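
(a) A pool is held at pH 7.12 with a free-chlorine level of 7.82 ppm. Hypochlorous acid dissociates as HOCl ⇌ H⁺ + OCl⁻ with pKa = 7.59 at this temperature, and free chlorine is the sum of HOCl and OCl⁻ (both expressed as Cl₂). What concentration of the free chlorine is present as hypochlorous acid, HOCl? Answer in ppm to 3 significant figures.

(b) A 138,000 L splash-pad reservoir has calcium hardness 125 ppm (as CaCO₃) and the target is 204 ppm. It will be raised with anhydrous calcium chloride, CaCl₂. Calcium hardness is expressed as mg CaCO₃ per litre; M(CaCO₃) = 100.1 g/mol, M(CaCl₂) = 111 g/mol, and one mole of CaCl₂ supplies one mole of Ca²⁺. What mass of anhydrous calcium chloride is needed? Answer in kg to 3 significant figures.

(a) 5.84 ppm; (b) 12.1 kg

(a) [OCl⁻]/[HOCl] = 10^(pH − pKa) = 10^(7.12 − 7.59) = 10^-0.47 = 0.3388.
(a) Fraction as HOCl = 1 / (1 + 0.3388) = 0.7469.
(a) HOCl = 0.7469 × 7.82 ppm = 5.841 ppm.

(b) Hardness to add: (204 − 125) = 79 mg/L as CaCO₃ × 138,000 L = 10,900 g as CaCO₃.
(b) Moles of Ca²⁺ (1 mol Ca²⁺ ≡ 1 mol CaCO₃): 10,900 / 100.1 g/mol = 108.9 mol.
(b) Mass of CaCl₂: 108.9 × 111 = 12,090 g.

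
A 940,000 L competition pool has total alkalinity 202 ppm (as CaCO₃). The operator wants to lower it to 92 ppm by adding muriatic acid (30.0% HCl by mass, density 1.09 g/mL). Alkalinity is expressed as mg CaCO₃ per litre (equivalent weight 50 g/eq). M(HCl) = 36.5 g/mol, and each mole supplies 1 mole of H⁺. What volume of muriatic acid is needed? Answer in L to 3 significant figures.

231 L

Alkalinity to neutralize: (202 − 92) = 110 mg/L as CaCO₃ × 940,000 L = 103,400 g as CaCO₃.
Equivalents of H⁺ required: 103,400 ÷ 50 g/eq = 2068 eq = 2068 mol HCl.
Mass of HCl: 2068 × 36.5 = 75,480 g.
Mass of 30.0% solution: 75,480 / 0.3 = 251,600 g.
Volume: 251,600 g ÷ 1.09 g/mL = 230,800 mL.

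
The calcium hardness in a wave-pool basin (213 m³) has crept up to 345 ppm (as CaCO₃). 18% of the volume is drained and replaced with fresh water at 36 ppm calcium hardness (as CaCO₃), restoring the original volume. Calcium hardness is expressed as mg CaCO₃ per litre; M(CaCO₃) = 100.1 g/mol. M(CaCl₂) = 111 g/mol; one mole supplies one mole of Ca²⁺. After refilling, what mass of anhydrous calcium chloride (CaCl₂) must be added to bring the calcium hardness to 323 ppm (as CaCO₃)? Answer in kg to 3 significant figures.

7.94 kg

Volume: 213 m³ = 213,000 L.
After draining 18% and refilling: 345 × 0.82 + 36 × 0.18 = 289.38 ppm.
Deficit to target: 323 − 289.38 = 33.62 mg/L.
As CaCO₃: 33.62 mg/L × 213,000 L = 7161 g; ÷ 100.1 = 71.54 mol Ca²⁺.
Mass: 71.54 × 111 = 7941 g.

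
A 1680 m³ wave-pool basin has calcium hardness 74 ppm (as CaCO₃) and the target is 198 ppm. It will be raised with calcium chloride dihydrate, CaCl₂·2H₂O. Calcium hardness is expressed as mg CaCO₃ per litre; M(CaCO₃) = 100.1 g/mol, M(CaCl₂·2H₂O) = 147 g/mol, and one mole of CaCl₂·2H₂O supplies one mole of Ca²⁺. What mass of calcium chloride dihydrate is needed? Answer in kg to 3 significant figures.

306 kg

Volume: 1680 m³ = 1,680,000 L.
Hardness to add: (198 − 74) = 124 mg/L as CaCO₃ × 1,680,000 L = 208,300 g as CaCO₃.
Moles of Ca²⁺ (1 mol Ca²⁺ ≡ 1 mol CaCO₃): 208,300 / 100.1 g/mol = 2081 mol.
Mass of CaCl₂·2H₂O: 2081 × 147 = 305,900 g.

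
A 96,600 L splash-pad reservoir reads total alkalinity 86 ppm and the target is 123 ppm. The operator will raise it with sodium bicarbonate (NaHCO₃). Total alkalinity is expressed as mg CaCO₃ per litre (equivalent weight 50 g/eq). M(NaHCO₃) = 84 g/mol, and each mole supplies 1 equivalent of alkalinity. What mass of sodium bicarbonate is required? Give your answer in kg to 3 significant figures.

6.00 kg

Alkalinity to add: (123 − 86) = 37 mg/L as CaCO₃ × 96,600 L = 3574 g as CaCO₃.
Equivalents: 3574 g ÷ 50 g/eq = 71.48 eq.
NaHCO₃ supplies 1 eq per mole → 71.48 mol.
Mass: 71.48 mol × 84 g/mol = 6005 g.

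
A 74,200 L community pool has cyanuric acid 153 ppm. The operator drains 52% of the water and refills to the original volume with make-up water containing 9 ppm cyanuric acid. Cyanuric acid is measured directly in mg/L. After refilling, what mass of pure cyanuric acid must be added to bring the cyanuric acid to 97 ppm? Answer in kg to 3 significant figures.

1.40 kg

After draining 52% and refilling: 153 × 0.48 + 9 × 0.52 = 78.12 ppm.
Deficit to target: 97 − 78.12 = 18.88 mg/L.
Mass: 18.88 mg/L × 74,200 L = 1401 g cyanuric acid.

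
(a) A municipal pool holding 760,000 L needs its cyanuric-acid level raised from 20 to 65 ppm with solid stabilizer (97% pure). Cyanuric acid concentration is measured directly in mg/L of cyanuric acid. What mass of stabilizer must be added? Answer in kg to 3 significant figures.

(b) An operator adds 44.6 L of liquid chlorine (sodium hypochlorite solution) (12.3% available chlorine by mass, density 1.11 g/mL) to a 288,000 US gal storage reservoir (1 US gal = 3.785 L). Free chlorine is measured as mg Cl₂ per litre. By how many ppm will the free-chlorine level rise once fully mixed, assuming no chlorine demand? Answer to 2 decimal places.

(a) CYA to add: (65 − 20) = 45 mg/L × 760,000 L = 34,200 g cyanuric acid.
(a) At 97% purity: 34,200 / 0.97 = 35,260 g product.

(b) Volume: 288,000 US gal × 3.785 L/gal = 1,090,080 L.
(b) Mass of solution: 44.6 L × 1000 mL/L × 1.11 g/mL = 49,510 g.
(b) Available chlorine delivered: 49,510 g × 0.123 = 6089 g as Cl₂.
(b) Concentration rise: 6089 g / 1,090,080 L = 5.586 mg/L = 5.59 ppm.

(a) 35.3 kg; (b) 5.59 ppm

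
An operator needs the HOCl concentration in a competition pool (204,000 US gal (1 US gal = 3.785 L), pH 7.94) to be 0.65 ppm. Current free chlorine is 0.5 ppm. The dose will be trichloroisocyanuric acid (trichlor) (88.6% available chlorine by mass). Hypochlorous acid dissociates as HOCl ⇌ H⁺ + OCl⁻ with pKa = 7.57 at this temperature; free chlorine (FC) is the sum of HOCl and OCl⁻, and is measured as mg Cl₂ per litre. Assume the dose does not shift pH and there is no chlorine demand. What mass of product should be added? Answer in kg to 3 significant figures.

1.46 kg

Volume: 204,000 US gal × 3.785 L/gal = 772,140 L.
[OCl⁻]/[HOCl] = 10^(pH − pKa) = 10^(7.94 − 7.57) = 2.344; fraction as HOCl = 1/(1 + 2.344) = 0.299.
Free chlorine required for 0.65 ppm HOCl: 0.65 / 0.299 = 2.174 ppm.
FC to add: 2.174 − 0.5 = 1.674 mg/L as Cl₂.
Cl₂ equivalent: 1.674 mg/L × 772,140 L = 1292 g.
Product at 88.6% available Cl: 1292 / 0.886 = 1459 g.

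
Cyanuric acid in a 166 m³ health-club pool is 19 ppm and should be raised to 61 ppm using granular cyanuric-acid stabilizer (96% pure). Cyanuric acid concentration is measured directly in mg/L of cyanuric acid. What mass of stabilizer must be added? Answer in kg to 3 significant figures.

Volume: 166 m³ = 166,000 L.
CYA to add: (61 − 19) = 42 mg/L × 166,000 L = 6972 g cyanuric acid.
At 96% purity: 6972 / 0.96 = 7262 g product.

7.26 kg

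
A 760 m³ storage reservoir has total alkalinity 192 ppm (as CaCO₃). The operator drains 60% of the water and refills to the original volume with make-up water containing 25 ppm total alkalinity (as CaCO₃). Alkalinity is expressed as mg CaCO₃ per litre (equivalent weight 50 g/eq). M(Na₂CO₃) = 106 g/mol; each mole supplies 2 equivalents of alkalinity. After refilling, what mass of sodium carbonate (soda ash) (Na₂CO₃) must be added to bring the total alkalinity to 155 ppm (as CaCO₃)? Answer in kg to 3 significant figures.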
|---|
> [Task requirements] Repeat the lines from the one containing "Cyanuric acid in" through the end of the listing, exactly and without any other lines; both ends are included.

> [Solved exercise]
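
Cyanuric acid in a 166 m³ health-club pool is 19 ppm and should be raised to 61 ppm using granular cyanuric-acid stabilizer (96% pure). Cyanuric acid concentration is measured directly in mg/L of cyanuric acid. What mass of stabilizer must be added? Answer in kg to 3 significant figures.

Volume: 166 m³ = 166,000 L.
CYA to add: (61 − 19) = 42 mg/L × 166,000 L = 6972 g cyanuric acid.
At 96% purity: 6972 / 0.96 = 7262 g product.

7.26 kg

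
A 760 m³ storage reservoir has total alkalinity 192 ppm (as CaCO₃). The operator drains 60% of the water and refills to the original volume with make-up water containing 25 ppm total alkalinity (as CaCO₃). Alkalinity is expressed as mg CaCO₃ per litre (equivalent weight 50 g/eq). M(Na₂CO₃) = 106 g/mol; each mole supplies 2 equivalents of alkalinity. After refilling, what mass of sodium carbonate (soda ash) (Na₂CO₃) must be added to bring the total alkalinity to 155 ppm (as CaCO₃)? Answer in kg to 3 significant figures.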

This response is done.